[[ Given records open ]]
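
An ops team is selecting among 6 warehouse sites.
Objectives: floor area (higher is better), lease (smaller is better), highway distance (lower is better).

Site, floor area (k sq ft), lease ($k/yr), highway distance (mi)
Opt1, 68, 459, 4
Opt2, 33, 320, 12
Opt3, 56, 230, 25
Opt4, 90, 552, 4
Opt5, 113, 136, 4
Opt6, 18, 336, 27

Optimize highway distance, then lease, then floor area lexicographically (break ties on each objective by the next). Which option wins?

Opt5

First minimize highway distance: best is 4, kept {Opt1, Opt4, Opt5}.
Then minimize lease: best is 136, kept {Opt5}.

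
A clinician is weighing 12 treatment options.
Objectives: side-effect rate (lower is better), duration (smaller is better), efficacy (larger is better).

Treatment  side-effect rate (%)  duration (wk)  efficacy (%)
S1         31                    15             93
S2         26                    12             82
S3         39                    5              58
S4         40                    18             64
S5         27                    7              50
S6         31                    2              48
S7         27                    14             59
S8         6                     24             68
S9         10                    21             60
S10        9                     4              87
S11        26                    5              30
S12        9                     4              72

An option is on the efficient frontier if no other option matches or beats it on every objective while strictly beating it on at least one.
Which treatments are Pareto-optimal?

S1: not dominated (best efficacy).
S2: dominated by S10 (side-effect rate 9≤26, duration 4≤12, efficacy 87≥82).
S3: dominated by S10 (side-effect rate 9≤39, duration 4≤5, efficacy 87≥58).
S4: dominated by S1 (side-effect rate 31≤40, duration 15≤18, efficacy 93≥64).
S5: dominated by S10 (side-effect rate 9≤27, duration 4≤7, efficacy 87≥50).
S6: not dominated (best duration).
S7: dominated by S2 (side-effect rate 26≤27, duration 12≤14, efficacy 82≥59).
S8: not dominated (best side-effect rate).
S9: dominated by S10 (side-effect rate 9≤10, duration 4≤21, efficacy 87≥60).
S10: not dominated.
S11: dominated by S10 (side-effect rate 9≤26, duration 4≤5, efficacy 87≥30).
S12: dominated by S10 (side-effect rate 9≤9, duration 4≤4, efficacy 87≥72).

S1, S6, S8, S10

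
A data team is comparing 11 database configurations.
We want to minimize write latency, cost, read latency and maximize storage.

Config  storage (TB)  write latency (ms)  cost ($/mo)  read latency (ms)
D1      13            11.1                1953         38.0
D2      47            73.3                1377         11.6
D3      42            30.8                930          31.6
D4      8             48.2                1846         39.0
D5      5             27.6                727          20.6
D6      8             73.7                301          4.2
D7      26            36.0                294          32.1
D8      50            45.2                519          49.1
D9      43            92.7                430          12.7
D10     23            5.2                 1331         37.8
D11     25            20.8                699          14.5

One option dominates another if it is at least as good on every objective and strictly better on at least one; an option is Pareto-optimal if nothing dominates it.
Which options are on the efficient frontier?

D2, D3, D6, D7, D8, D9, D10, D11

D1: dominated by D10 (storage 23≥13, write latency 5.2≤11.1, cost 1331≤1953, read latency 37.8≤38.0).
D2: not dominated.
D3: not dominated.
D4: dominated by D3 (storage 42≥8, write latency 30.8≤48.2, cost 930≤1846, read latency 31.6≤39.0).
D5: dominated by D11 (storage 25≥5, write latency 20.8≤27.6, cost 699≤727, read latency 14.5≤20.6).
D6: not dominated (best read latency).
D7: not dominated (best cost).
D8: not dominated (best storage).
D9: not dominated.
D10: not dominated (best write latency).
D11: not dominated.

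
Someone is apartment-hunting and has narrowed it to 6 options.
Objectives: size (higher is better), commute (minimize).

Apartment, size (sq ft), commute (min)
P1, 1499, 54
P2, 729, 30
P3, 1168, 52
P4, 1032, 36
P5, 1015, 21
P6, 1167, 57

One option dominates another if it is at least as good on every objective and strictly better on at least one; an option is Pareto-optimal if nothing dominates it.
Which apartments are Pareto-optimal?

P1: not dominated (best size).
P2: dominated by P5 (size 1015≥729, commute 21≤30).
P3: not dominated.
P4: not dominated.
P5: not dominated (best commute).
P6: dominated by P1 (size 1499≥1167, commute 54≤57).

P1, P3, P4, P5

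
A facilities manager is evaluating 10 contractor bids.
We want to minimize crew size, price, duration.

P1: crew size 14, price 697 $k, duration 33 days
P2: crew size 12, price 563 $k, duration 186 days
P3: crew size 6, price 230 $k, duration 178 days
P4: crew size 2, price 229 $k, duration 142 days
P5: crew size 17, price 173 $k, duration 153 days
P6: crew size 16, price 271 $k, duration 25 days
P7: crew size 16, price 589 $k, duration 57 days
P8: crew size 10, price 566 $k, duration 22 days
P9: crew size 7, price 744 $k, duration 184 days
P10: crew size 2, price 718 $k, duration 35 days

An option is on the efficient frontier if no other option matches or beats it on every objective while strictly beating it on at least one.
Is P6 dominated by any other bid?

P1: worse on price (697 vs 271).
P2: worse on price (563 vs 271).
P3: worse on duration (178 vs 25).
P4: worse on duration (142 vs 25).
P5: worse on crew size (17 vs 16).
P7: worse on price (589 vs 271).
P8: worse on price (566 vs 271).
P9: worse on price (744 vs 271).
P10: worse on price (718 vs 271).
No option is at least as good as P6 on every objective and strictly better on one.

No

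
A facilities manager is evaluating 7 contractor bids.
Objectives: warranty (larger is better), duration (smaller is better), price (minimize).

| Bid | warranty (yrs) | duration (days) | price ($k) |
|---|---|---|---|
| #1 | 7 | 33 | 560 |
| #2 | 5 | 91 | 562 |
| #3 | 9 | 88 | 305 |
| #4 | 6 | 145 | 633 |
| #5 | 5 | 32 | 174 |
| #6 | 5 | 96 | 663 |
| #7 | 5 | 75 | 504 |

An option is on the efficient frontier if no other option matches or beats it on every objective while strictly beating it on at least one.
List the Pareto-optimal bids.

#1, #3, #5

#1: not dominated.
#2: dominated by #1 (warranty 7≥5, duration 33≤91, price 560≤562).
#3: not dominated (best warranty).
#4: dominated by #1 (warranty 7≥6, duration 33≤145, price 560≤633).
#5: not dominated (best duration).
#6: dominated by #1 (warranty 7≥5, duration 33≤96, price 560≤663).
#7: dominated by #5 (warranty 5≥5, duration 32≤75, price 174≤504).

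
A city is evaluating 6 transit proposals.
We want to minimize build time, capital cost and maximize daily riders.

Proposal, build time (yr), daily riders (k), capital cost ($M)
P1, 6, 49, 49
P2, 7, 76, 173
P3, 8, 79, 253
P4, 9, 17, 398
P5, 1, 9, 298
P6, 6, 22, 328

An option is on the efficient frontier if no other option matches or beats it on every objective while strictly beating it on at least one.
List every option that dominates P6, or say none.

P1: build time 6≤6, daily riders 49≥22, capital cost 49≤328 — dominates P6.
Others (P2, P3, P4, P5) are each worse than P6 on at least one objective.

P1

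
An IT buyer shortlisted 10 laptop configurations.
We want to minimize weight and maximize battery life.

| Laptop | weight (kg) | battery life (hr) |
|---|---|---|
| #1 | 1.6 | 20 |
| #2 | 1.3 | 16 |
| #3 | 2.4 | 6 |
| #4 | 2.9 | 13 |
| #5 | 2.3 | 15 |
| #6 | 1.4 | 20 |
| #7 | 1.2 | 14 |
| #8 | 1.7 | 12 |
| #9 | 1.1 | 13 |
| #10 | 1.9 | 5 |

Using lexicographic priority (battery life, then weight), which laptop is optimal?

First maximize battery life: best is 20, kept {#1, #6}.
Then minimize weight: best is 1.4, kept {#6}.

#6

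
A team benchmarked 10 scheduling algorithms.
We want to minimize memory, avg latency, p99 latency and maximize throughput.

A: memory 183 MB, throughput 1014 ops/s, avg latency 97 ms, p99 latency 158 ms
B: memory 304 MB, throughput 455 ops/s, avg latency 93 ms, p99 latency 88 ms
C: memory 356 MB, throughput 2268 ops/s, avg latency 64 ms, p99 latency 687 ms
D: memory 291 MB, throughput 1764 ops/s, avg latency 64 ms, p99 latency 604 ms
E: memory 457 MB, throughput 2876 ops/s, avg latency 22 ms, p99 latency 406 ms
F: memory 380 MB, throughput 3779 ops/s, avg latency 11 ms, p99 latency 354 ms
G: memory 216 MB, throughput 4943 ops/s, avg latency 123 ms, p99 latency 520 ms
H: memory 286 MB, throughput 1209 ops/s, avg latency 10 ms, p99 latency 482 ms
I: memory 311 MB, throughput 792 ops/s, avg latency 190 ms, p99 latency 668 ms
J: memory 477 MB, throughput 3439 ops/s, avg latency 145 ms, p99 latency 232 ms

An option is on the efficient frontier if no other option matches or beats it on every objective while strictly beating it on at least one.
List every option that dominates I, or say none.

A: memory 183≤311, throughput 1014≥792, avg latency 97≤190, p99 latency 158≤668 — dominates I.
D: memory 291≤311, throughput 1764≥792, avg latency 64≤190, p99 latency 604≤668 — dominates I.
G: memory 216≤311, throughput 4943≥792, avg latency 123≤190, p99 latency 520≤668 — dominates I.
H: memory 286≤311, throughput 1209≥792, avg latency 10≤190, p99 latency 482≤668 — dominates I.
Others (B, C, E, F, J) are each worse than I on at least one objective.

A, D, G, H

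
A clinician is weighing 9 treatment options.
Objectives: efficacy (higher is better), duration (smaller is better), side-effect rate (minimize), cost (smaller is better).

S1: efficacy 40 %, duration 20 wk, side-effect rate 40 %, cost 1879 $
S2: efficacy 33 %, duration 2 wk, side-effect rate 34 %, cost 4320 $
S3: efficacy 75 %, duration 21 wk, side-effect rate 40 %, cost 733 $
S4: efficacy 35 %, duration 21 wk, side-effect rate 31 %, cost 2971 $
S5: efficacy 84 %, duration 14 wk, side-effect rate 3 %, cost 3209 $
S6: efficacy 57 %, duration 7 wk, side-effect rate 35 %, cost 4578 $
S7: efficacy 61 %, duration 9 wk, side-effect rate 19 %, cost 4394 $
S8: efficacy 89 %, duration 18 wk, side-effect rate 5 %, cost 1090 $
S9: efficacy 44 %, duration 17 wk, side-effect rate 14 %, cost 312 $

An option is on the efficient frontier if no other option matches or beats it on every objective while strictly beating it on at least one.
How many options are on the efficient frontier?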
[[ Given records closed ]]
[[ Given records open ]]
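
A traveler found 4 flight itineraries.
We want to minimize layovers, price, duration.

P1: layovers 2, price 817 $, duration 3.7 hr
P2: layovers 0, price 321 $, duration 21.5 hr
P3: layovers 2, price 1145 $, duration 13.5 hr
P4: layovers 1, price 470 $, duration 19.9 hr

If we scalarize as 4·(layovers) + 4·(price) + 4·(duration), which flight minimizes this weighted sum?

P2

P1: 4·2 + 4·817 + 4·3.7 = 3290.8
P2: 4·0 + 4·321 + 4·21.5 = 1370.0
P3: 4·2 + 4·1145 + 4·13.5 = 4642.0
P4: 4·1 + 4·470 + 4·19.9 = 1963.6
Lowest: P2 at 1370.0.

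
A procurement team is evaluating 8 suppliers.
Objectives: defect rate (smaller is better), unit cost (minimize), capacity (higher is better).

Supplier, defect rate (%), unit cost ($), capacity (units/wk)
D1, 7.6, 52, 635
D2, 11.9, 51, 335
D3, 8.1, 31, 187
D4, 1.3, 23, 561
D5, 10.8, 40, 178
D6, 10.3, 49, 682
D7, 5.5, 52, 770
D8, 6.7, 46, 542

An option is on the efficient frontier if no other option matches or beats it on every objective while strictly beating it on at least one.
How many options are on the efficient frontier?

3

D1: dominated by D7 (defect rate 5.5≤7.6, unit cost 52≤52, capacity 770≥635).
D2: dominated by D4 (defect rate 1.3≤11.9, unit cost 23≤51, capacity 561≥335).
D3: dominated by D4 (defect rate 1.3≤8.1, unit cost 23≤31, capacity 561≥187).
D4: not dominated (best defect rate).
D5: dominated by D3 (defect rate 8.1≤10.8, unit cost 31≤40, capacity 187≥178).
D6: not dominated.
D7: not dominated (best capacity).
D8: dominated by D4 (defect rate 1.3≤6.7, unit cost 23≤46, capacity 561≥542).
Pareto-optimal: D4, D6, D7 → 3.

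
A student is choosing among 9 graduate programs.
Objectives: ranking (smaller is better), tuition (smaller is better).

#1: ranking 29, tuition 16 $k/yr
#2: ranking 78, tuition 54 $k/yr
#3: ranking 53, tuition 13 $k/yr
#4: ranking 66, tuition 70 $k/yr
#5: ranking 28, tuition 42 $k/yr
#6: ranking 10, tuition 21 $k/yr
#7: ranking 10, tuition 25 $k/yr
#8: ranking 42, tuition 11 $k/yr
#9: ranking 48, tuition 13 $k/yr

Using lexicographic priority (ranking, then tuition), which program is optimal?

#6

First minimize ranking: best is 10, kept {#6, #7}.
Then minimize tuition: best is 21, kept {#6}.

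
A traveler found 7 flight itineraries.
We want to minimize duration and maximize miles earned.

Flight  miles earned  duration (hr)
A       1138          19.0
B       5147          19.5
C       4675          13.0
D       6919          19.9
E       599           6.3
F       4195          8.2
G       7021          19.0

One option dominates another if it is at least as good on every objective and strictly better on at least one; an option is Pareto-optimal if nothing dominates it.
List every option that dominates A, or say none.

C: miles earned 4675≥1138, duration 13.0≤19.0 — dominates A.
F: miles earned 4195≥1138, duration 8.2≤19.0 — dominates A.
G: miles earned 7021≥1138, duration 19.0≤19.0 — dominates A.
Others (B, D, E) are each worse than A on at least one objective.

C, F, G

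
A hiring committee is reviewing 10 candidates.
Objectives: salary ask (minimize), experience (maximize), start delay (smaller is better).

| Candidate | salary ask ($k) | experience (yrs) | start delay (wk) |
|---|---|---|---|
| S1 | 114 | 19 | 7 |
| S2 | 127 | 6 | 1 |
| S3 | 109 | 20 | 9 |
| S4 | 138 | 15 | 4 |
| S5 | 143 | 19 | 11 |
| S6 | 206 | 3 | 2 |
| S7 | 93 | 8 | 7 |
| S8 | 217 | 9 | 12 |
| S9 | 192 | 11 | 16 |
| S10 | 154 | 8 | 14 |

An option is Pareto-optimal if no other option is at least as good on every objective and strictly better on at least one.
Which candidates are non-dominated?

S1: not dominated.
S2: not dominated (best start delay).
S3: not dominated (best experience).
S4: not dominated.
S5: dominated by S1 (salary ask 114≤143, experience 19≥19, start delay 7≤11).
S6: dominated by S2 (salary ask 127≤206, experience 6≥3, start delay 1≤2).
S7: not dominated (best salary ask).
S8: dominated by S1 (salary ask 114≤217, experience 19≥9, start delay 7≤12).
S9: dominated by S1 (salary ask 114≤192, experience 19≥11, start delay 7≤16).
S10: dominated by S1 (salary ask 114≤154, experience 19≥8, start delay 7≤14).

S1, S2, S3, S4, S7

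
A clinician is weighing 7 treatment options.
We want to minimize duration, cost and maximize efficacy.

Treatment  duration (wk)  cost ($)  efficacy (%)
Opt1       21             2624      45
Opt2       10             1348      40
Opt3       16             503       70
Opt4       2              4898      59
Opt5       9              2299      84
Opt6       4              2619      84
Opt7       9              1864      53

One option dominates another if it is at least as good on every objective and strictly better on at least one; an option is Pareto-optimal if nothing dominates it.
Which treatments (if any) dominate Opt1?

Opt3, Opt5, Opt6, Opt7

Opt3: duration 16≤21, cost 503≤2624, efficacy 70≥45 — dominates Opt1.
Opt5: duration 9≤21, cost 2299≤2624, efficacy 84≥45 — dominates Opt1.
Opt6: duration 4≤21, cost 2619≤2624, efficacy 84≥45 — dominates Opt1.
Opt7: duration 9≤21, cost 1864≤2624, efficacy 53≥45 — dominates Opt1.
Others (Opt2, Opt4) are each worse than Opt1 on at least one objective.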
[[ Given records closed ]]
» **Your instructions**: Take exactly the lines from the one containing "138 | 15 | 4 |" through the one containing "An option is Pareto-optimal if no other" in the data above, and output them with nothing added.

» **Completed exercise**:
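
| S4 | 138 | 15 | 4 |
| S5 | 143 | 19 | 11 |
| S6 | 206 | 3 | 2 |
| S7 | 93 | 8 | 7 |
| S8 | 217 | 9 | 12 |
| S9 | 192 | 11 | 16 |
| S10 | 154 | 8 | 14 |

An option is Pareto-optimal if no other option is at least as good on every objective and strictly better on at least one.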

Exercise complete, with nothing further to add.